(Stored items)
┏━━

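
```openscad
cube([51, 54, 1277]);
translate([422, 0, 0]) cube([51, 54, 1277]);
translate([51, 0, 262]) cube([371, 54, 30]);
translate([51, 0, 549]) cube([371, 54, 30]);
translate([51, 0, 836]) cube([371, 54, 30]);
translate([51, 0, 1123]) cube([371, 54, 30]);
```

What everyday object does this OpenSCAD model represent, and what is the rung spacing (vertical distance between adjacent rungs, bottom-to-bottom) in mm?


A ladder. The rung spacing is 287 mm.

Two tall 51×54 posts with 4 short bars between them — a ladder. Adjacent rungs sit at z = 262 and z = 549, so the spacing is 549 − 262 = 287 mm.


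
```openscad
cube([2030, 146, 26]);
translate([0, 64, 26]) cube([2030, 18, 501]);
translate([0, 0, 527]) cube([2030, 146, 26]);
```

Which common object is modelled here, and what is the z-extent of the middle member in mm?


An I-beam. The web height is 501 mm.

Two wide flanges with a thin centred web — an I-beam. Overall 553 mm minus two 26 mm flanges gives a web of 553 − 2·26 = 501 mm.


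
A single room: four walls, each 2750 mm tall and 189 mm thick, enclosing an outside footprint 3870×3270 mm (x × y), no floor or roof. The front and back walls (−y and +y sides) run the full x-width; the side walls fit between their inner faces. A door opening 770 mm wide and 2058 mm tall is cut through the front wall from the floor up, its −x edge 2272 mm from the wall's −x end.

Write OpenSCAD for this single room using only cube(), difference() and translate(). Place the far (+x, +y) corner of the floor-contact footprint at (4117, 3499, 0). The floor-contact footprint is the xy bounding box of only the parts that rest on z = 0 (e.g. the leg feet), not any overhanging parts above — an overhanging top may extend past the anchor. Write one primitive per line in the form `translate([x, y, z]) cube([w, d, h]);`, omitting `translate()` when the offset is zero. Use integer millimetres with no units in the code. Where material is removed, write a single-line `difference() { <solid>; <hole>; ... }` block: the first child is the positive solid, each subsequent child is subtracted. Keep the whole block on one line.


difference() { translate([247, 229, 0]) cube([3870, 189, 2750]); translate([2519, 229, 0]) cube([770, 189, 2058]); }
translate([247, 3310, 0]) cube([3870, 189, 2750]);
translate([247, 418, 0]) cube([189, 2892, 2750]);
translate([3928, 418, 0]) cube([189, 2892, 2750]);


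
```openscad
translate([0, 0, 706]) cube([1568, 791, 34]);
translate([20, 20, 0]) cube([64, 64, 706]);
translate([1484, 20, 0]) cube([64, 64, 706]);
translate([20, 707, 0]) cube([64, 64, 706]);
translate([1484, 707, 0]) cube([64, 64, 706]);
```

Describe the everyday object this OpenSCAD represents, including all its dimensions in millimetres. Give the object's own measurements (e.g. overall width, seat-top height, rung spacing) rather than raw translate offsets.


A table: top 1568 mm (x) × 791 mm (y), 34 mm thick, upper face at z = 740 mm, on four 64×64 mm square legs, each inset 20 mm from the nearest pair of top edges from z = 0 to the bottom of the top.


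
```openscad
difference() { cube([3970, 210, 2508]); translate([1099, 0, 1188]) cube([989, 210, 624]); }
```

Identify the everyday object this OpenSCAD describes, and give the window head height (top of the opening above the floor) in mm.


A wall with a window opening. The window head height is 1812 mm.

A wall with a rectangular opening subtracted — a window. Sill at z = 1188, opening 624 mm tall, so the head is at 1188 + 624 = 1812 mm.


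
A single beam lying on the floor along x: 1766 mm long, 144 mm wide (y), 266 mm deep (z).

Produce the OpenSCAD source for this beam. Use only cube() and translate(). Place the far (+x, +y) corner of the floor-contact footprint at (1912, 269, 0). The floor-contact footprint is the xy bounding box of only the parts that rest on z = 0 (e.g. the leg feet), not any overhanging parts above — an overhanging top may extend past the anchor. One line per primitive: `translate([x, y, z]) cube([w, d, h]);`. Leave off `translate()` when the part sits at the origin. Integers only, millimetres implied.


translate([146, 125, 0]) cube([1766, 144, 266]);


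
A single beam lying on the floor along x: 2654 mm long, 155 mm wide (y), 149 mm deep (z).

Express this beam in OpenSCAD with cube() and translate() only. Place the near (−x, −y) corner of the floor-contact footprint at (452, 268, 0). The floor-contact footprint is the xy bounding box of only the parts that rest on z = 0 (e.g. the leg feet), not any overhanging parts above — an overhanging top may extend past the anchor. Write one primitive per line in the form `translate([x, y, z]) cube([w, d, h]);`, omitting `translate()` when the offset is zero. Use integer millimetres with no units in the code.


translate([452, 268, 0]) cube([2654, 155, 149]);


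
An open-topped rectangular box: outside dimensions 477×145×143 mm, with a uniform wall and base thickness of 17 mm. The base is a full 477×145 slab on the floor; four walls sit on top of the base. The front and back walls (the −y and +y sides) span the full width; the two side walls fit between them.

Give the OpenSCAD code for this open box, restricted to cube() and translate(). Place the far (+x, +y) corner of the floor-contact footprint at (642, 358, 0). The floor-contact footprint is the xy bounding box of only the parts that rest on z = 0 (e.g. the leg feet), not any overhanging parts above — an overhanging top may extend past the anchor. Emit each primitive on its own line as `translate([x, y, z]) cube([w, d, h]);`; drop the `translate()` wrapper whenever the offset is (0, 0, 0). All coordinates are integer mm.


translate([165, 213, 0]) cube([477, 145, 17]);
translate([165, 213, 17]) cube([477, 17, 126]);
translate([165, 341, 17]) cube([477, 17, 126]);
translate([165, 230, 17]) cube([17, 111, 126]);
translate([625, 230, 17]) cube([17, 111, 126]);


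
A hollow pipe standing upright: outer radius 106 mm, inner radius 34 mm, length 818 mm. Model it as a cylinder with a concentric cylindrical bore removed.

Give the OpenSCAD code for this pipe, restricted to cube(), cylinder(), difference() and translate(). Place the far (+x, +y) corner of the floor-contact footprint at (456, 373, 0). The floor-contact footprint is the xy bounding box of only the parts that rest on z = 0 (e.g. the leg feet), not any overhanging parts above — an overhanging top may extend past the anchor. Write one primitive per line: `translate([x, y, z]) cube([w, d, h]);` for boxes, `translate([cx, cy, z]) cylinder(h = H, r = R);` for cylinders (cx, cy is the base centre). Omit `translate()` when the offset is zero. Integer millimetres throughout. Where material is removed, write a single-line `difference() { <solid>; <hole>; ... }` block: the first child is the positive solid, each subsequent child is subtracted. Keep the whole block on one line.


difference() { translate([350, 267, 0]) cylinder(h = 818, r = 106); translate([350, 267, 0]) cylinder(h = 818, r = 34); }


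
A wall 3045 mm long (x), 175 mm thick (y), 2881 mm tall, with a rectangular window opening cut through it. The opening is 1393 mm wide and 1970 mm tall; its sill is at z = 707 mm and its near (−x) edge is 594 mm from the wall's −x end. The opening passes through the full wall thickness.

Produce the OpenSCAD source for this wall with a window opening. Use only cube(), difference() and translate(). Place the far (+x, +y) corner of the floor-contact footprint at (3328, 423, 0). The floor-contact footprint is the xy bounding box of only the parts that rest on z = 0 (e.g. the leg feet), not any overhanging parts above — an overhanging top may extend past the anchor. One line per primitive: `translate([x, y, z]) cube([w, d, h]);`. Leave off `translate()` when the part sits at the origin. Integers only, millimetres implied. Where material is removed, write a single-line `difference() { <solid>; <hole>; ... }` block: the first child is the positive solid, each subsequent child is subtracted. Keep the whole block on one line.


difference() { translate([283, 248, 0]) cube([3045, 175, 2881]); translate([877, 248, 707]) cube([1393, 175, 1970]); }


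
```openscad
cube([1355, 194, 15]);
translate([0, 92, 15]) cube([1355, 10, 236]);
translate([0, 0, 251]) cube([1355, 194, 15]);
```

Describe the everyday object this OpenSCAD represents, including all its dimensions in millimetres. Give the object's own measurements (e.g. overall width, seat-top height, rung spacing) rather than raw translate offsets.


An I-beam lying along x, 1355 mm long. Overall section height 266 mm. Two flanges 194 mm wide (y) and 15 mm thick, one on the floor and one at the top; a web 10 mm thick runs between them, centred on the flange width.


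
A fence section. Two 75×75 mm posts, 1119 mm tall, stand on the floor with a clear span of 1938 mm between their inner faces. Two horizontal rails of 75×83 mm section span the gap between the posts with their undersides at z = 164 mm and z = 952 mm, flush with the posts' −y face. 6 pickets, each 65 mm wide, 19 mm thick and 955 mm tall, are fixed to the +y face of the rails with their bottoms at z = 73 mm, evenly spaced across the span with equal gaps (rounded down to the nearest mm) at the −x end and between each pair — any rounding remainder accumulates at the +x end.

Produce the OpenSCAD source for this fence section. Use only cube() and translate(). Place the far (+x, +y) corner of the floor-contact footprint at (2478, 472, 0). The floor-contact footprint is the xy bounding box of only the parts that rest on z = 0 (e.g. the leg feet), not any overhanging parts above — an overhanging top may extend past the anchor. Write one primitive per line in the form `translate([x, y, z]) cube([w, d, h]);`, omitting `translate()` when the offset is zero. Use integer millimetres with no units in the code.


translate([390, 397, 0]) cube([75, 75, 1119]);
translate([2403, 397, 0]) cube([75, 75, 1119]);
translate([465, 397, 164]) cube([1938, 75, 83]);
translate([465, 397, 952]) cube([1938, 75, 83]);
translate([686, 472, 73]) cube([65, 19, 955]);
translate([972, 472, 73]) cube([65, 19, 955]);
translate([1258, 472, 73]) cube([65, 19, 955]);
translate([1544, 472, 73]) cube([65, 19, 955]);
translate([1830, 472, 73]) cube([65, 19, 955]);
translate([2116, 472, 73]) cube([65, 19, 955]);


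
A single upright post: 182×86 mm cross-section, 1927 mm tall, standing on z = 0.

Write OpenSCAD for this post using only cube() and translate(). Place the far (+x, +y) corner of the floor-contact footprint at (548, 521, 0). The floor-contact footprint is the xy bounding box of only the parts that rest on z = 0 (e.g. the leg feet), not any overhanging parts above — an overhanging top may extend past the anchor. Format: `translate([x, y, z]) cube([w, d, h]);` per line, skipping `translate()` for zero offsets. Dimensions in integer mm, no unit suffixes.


translate([366, 435, 0]) cube([182, 86, 1927]);


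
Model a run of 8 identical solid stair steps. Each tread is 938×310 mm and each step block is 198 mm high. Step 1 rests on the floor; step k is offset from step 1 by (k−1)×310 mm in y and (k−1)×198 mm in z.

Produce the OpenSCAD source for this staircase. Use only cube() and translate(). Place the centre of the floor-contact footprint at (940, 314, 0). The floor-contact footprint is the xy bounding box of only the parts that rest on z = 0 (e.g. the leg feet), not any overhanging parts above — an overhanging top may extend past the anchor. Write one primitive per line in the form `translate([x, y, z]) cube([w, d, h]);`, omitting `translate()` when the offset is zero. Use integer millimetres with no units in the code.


translate([471, 159, 0]) cube([938, 310, 198]);
translate([471, 469, 198]) cube([938, 310, 198]);
translate([471, 779, 396]) cube([938, 310, 198]);
translate([471, 1089, 594]) cube([938, 310, 198]);
translate([471, 1399, 792]) cube([938, 310, 198]);
translate([471, 1709, 990]) cube([938, 310, 198]);
translate([471, 2019, 1188]) cube([938, 310, 198]);
translate([471, 2329, 1386]) cube([938, 310, 198]);


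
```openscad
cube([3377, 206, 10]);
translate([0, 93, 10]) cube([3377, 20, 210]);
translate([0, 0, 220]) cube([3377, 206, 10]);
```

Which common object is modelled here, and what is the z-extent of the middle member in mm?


An I-beam. The web height is 210 mm.

Two wide flanges with a thin centred web — an I-beam. Overall 230 mm minus two 10 mm flanges gives a web of 230 − 2·10 = 210 mm.


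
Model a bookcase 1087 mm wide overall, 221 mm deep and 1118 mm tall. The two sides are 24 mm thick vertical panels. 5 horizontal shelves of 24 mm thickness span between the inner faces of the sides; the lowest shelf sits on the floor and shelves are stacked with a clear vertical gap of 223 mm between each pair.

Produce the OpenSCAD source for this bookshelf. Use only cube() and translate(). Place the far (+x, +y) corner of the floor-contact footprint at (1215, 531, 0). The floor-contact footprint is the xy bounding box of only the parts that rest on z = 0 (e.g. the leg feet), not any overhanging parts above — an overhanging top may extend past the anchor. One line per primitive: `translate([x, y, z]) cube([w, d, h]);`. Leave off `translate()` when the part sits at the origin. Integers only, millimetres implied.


translate([128, 310, 0]) cube([24, 221, 1118]);
translate([1191, 310, 0]) cube([24, 221, 1118]);
translate([152, 310, 0]) cube([1039, 221, 24]);
translate([152, 310, 247]) cube([1039, 221, 24]);
translate([152, 310, 494]) cube([1039, 221, 24]);
translate([152, 310, 741]) cube([1039, 221, 24]);
translate([152, 310, 988]) cube([1039, 221, 24]);


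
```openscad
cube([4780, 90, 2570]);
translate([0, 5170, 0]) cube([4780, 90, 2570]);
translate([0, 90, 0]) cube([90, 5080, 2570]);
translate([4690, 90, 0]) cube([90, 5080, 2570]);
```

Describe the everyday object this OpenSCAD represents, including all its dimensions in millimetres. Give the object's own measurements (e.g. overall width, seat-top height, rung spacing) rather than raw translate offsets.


The wall frame of a small rectangular building: four walls, each 2570 mm tall and 90 mm thick, enclosing a footprint 4780 mm (x) by 5260 mm (y) outside-to-outside, with no floor or roof. The front and back walls (the −y and +y sides) span the full width; the two side walls fit between them.


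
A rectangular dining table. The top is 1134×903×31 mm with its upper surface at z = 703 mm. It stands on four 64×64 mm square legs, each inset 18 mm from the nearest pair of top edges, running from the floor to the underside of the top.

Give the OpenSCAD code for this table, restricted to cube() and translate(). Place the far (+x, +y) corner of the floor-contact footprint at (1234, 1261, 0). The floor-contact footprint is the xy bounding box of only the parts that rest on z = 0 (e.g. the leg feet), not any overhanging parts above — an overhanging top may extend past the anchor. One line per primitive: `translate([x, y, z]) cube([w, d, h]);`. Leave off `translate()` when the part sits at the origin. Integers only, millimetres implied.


translate([118, 376, 672]) cube([1134, 903, 31]);
translate([136, 394, 0]) cube([64, 64, 672]);
translate([1170, 394, 0]) cube([64, 64, 672]);
translate([136, 1197, 0]) cube([64, 64, 672]);
translate([1170, 1197, 0]) cube([64, 64, 672]);


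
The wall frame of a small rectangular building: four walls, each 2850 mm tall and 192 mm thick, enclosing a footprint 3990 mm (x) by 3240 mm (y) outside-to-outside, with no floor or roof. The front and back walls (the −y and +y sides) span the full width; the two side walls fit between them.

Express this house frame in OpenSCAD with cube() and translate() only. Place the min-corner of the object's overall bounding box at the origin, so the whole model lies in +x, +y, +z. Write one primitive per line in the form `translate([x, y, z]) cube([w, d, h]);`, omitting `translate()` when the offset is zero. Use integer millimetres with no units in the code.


cube([3990, 192, 2850]);
translate([0, 3048, 0]) cube([3990, 192, 2850]);
translate([0, 192, 0]) cube([192, 2856, 2850]);
translate([3798, 192, 0]) cube([192, 2856, 2850]);


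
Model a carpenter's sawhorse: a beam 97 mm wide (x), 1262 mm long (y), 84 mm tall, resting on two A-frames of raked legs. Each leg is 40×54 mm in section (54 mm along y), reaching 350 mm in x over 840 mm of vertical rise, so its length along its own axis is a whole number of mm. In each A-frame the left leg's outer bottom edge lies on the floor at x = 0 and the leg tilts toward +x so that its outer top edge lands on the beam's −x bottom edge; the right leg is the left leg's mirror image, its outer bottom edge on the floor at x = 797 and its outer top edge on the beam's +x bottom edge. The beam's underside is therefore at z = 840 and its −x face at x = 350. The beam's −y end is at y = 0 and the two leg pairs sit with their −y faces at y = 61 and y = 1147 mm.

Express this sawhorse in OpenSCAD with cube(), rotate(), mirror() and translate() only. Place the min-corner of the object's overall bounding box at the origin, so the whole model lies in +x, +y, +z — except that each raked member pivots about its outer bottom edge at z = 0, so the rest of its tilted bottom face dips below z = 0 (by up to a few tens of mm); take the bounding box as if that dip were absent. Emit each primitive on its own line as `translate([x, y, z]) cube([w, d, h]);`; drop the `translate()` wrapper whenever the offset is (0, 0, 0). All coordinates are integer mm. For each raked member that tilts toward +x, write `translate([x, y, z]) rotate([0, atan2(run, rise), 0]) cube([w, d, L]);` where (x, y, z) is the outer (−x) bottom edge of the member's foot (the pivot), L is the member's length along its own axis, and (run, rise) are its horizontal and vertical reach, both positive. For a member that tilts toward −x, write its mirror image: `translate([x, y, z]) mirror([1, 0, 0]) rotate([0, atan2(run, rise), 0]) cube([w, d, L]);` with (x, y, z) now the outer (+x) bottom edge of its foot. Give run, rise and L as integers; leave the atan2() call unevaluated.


// leg length = √(350² + 840²) = 910
// right-leg outer foot x = 2·350 + 97 = 797
// beam min-corner = (350, 0, 840)
translate([350, 0, 840]) cube([97, 1262, 84]);
translate([0, 61, 0]) rotate([0, atan2(350, 840), 0]) cube([40, 54, 910]);
translate([797, 61, 0]) mirror([1, 0, 0]) rotate([0, atan2(350, 840), 0]) cube([40, 54, 910]);
translate([0, 1147, 0]) rotate([0, atan2(350, 840), 0]) cube([40, 54, 910]);
translate([797, 1147, 0]) mirror([1, 0, 0]) rotate([0, atan2(350, 840), 0]) cube([40, 54, 910]);


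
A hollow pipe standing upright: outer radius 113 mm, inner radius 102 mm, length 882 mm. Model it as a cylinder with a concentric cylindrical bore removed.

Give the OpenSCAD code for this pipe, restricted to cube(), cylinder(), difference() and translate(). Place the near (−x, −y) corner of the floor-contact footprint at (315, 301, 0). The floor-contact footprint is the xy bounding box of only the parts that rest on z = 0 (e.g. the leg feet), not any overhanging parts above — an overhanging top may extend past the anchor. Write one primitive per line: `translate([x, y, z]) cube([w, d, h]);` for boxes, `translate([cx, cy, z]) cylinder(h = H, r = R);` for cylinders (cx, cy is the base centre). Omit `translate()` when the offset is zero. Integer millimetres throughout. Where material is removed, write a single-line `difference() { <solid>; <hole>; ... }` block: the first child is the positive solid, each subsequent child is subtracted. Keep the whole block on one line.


difference() { translate([428, 414, 0]) cylinder(h = 882, r = 113); translate([428, 414, 0]) cylinder(h = 882, r = 102); }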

┗━━

Locate the lines above that hold the word "deep". Show every one of them.

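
A single beam lying on the floor along x: 1766 mm long, 144 mm wide (y), 266 mm deep (z).
A single beam lying on the floor along x: 2654 mm long, 155 mm wide (y), 149 mm deep (z).
Model a bookcase 1087 mm wide overall, 221 mm deep and 1118 mm tall. The two sides are 24 mm thick vertical panels. 5 horizontal shelves of 24 mm thickness span between the inner faces of the sides; the lowest shelf sits on the floor and shelves are stacked with a clear vertical gap of 223 mm between each pair.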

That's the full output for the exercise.